◆ **PROMPT**: Write out the entries again. Match each one exactly.

Stored data:
..........

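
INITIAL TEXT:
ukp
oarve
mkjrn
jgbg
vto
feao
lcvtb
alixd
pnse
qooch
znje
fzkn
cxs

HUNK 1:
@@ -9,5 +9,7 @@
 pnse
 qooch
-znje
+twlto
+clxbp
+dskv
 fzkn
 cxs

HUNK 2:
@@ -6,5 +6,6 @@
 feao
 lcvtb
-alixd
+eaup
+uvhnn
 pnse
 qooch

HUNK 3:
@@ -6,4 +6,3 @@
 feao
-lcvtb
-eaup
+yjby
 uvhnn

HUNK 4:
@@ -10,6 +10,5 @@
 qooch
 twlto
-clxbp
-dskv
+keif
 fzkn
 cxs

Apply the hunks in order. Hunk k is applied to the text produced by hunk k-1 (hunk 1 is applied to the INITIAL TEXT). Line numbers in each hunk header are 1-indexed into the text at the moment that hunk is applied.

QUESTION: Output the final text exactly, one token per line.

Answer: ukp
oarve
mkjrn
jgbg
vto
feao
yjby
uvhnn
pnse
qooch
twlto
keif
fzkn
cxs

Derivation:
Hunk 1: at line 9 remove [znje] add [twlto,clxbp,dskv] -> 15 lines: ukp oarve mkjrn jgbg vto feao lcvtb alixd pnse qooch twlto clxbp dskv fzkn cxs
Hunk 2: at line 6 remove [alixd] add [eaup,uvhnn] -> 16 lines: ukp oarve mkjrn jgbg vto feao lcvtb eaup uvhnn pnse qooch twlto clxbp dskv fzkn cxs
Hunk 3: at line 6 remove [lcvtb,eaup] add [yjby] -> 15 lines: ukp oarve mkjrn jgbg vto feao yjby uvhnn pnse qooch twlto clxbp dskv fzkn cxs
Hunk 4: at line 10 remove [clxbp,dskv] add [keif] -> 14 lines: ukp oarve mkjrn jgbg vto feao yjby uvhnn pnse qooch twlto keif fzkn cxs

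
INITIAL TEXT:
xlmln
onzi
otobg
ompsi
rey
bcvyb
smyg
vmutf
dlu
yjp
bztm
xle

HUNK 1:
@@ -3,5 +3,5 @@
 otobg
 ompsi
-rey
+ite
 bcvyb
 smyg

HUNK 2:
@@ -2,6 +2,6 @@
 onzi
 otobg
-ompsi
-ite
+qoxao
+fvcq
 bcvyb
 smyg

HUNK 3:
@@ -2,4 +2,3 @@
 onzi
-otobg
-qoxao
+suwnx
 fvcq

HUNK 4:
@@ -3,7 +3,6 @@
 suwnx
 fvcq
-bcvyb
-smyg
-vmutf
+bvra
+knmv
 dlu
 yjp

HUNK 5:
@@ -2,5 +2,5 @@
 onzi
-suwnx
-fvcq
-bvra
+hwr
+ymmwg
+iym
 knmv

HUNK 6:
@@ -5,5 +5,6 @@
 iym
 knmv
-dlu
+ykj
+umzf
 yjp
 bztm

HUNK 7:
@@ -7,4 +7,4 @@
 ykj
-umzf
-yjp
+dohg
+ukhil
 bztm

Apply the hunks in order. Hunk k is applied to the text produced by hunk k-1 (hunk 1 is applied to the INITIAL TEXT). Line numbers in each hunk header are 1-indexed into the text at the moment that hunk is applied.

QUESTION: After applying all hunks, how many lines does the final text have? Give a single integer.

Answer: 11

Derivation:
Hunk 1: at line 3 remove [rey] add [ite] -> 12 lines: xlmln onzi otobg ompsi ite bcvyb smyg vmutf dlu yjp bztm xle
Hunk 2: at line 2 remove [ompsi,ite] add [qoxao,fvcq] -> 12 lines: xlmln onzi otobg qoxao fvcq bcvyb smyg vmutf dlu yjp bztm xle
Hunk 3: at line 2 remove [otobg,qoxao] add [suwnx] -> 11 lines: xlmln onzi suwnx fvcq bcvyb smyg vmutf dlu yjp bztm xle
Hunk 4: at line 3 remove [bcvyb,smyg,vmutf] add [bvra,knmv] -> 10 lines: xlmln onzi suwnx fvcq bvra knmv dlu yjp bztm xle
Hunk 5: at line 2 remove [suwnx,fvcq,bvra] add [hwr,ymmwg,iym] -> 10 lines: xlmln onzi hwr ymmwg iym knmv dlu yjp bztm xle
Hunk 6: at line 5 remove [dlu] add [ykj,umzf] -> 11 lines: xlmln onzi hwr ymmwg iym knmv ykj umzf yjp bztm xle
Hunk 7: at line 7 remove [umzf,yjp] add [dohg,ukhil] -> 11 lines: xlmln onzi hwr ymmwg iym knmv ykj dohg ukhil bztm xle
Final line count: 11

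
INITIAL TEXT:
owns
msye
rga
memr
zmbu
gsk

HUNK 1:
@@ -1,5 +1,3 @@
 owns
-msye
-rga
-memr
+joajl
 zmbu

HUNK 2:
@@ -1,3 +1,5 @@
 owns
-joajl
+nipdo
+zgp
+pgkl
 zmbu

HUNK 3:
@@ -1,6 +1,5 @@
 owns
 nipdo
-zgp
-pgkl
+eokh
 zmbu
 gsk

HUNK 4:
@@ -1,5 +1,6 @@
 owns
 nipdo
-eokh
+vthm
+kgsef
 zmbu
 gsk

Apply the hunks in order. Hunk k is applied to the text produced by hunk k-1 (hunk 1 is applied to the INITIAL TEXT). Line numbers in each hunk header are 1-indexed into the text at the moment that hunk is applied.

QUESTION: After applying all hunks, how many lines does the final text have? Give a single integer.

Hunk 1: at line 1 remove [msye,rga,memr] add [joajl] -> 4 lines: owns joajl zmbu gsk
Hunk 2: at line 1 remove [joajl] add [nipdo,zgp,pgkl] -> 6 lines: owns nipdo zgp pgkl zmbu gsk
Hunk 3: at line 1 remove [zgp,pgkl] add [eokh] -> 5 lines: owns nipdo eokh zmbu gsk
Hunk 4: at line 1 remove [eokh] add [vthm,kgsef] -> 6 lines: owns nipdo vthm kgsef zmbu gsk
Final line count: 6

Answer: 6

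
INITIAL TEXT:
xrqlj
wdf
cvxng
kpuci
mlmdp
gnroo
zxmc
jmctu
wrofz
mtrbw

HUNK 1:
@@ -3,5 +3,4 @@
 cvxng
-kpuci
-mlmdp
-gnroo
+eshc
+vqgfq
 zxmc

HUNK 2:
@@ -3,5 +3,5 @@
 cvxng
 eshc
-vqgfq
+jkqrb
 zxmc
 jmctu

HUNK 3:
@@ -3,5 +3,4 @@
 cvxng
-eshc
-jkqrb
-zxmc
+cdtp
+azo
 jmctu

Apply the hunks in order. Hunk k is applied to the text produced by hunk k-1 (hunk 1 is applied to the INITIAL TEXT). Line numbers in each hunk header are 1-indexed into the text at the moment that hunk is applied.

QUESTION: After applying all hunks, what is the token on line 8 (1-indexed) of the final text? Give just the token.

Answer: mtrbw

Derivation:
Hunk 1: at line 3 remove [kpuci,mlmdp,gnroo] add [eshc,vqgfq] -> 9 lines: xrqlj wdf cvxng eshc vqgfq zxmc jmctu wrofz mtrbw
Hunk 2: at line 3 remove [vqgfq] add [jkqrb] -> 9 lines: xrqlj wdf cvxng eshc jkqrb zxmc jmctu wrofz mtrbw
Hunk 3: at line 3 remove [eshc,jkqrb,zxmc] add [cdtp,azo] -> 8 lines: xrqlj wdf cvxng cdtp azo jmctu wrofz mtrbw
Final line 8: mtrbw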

..........

◆ **ANSWER BELOW**:
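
INITIAL TEXT:
ukp
oarve
mkjrn
jgbg
vto
feao
lcvtb
alixd
pnse
qooch
znje
fzkn
cxs

HUNK 1:
@@ -9,5 +9,7 @@
 pnse
 qooch
-znje
+twlto
+clxbp
+dskv
 fzkn
 cxs

HUNK 2:
@@ -6,5 +6,6 @@
 feao
 lcvtb
-alixd
+eaup
+uvhnn
 pnse
 qooch

HUNK 3:
@@ -6,4 +6,3 @@
 feao
-lcvtb
-eaup
+yjby
 uvhnn

HUNK 4:
@@ -10,6 +10,5 @@
 qooch
 twlto
-clxbp
-dskv
+keif
 fzkn
 cxs

Apply the hunks in order. Hunk k is applied to the text produced by hunk k-1 (hunk 1 is applied to the INITIAL TEXT). Line numbers in each hunk header are 1-indexed into the text at the moment that hunk is applied.

QUESTION: Output the final text exactly, one token per line.

Answer: ukp
oarve
mkjrn
jgbg
vto
feao
yjby
uvhnn
pnse
qooch
twlto
keif
fzkn
cxs

Derivation:
Hunk 1: at line 9 remove [znje] add [twlto,clxbp,dskv] -> 15 lines: ukp oarve mkjrn jgbg vto feao lcvtb alixd pnse qooch twlto clxbp dskv fzkn cxs
Hunk 2: at line 6 remove [alixd] add [eaup,uvhnn] -> 16 lines: ukp oarve mkjrn jgbg vto feao lcvtb eaup uvhnn pnse qooch twlto clxbp dskv fzkn cxs
Hunk 3: at line 6 remove [lcvtb,eaup] add [yjby] -> 15 lines: ukp oarve mkjrn jgbg vto feao yjby uvhnn pnse qooch twlto clxbp dskv fzkn cxs
Hunk 4: at line 10 remove [clxbp,dskv] add [keif] -> 14 lines: ukp oarve mkjrn jgbg vto feao yjby uvhnn pnse qooch twlto keif fzkn cxs

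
INITIAL TEXT:
xlmln
onzi
otobg
ompsi
rey
bcvyb
smyg
vmutf
dlu
yjp
bztm
xle

HUNK 1:
@@ -3,5 +3,5 @@
 otobg
 ompsi
-rey
+ite
 bcvyb
 smyg

HUNK 2:
@@ -2,6 +2,6 @@
 onzi
 otobg
-ompsi
-ite
+qoxao
+fvcq
 bcvyb
 smyg

HUNK 3:
@@ -2,4 +2,3 @@
 onzi
-otobg
-qoxao
+suwnx
 fvcq

HUNK 4:
@@ -3,7 +3,6 @@
 suwnx
 fvcq
-bcvyb
-smyg
-vmutf
+bvra
+knmv
 dlu
 yjp

HUNK 5:
@@ -2,5 +2,5 @@
 onzi
-suwnx
-fvcq
-bvra
+hwr
+ymmwg
+iym
 knmv

HUNK 6:
@@ -5,5 +5,6 @@
 iym
 knmv
-dlu
+ykj
+umzf
 yjp
 bztm

HUNK 7:
@@ -7,4 +7,4 @@
 ykj
-umzf
-yjp
+dohg
+ukhil
 bztm

Apply the hunks in order. Hunk k is applied to the text produced by hunk k-1 (hunk 1 is applied to the INITIAL TEXT). Line numbers in each hunk header are 1-indexed into the text at the moment that hunk is applied.

QUESTION: After applying all hunks, how many lines does the final text have? Give a single integer.

Answer: 11

Derivation:
Hunk 1: at line 3 remove [rey] add [ite] -> 12 lines: xlmln onzi otobg ompsi ite bcvyb smyg vmutf dlu yjp bztm xle
Hunk 2: at line 2 remove [ompsi,ite] add [qoxao,fvcq] -> 12 lines: xlmln onzi otobg qoxao fvcq bcvyb smyg vmutf dlu yjp bztm xle
Hunk 3: at line 2 remove [otobg,qoxao] add [suwnx] -> 11 lines: xlmln onzi suwnx fvcq bcvyb smyg vmutf dlu yjp bztm xle
Hunk 4: at line 3 remove [bcvyb,smyg,vmutf] add [bvra,knmv] -> 10 lines: xlmln onzi suwnx fvcq bvra knmv dlu yjp bztm xle
Hunk 5: at line 2 remove [suwnx,fvcq,bvra] add [hwr,ymmwg,iym] -> 10 lines: xlmln onzi hwr ymmwg iym knmv dlu yjp bztm xle
Hunk 6: at line 5 remove [dlu] add [ykj,umzf] -> 11 lines: xlmln onzi hwr ymmwg iym knmv ykj umzf yjp bztm xle
Hunk 7: at line 7 remove [umzf,yjp] add [dohg,ukhil] -> 11 lines: xlmln onzi hwr ymmwg iym knmv ykj dohg ukhil bztm xle
Final line count: 11

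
INITIAL TEXT:
owns
msye
rga
memr
zmbu
gsk

HUNK 1:
@@ -1,5 +1,3 @@
 owns
-msye
-rga
-memr
+joajl
 zmbu

HUNK 2:
@@ -1,3 +1,5 @@
 owns
-joajl
+nipdo
+zgp
+pgkl
 zmbu

HUNK 3:
@@ -1,6 +1,5 @@
 owns
 nipdo
-zgp
-pgkl
+eokh
 zmbu
 gsk

HUNK 4:
@@ -1,5 +1,6 @@
 owns
 nipdo
-eokh
+vthm
+kgsef
 zmbu
 gsk

Apply the hunks in order. Hunk k is applied to the text produced by hunk k-1 (hunk 1 is applied to the INITIAL TEXT). Line numbers in each hunk header are 1-indexed into the text at the moment that hunk is applied.

QUESTION: After applying all hunks, how many lines does the final text have? Give a single integer.

Hunk 1: at line 1 remove [msye,rga,memr] add [joajl] -> 4 lines: owns joajl zmbu gsk
Hunk 2: at line 1 remove [joajl] add [nipdo,zgp,pgkl] -> 6 lines: owns nipdo zgp pgkl zmbu gsk
Hunk 3: at line 1 remove [zgp,pgkl] add [eokh] -> 5 lines: owns nipdo eokh zmbu gsk
Hunk 4: at line 1 remove [eokh] add [vthm,kgsef] -> 6 lines: owns nipdo vthm kgsef zmbu gsk
Final line count: 6

Answer: 6

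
INITIAL TEXT:
xrqlj
wdf
cvxng
kpuci
mlmdp
gnroo
zxmc
jmctu
wrofz
mtrbw

HUNK 1:
@@ -3,5 +3,4 @@
 cvxng
-kpuci
-mlmdp
-gnroo
+eshc
+vqgfq
 zxmc

HUNK 2:
@@ -3,5 +3,5 @@
 cvxng
 eshc
-vqgfq
+jkqrb
 zxmc
 jmctu

HUNK 3:
@@ -3,5 +3,4 @@
 cvxng
-eshc
-jkqrb
-zxmc
+cdtp
+azo
 jmctu

Apply the hunks in order. Hunk k is applied to the text produced by hunk k-1 (hunk 1 is applied to the INITIAL TEXT). Line numbers in each hunk header are 1-indexed into the text at the moment that hunk is applied.

QUESTION: After applying all hunks, what is the token on line 8 (1-indexed) of the final text? Give just the token.

Answer: mtrbw

Derivation:
Hunk 1: at line 3 remove [kpuci,mlmdp,gnroo] add [eshc,vqgfq] -> 9 lines: xrqlj wdf cvxng eshc vqgfq zxmc jmctu wrofz mtrbw
Hunk 2: at line 3 remove [vqgfq] add [jkqrb] -> 9 lines: xrqlj wdf cvxng eshc jkqrb zxmc jmctu wrofz mtrbw
Hunk 3: at line 3 remove [eshc,jkqrb,zxmc] add [cdtp,azo] -> 8 lines: xrqlj wdf cvxng cdtp azo jmctu wrofz mtrbw
Final line 8: mtrbw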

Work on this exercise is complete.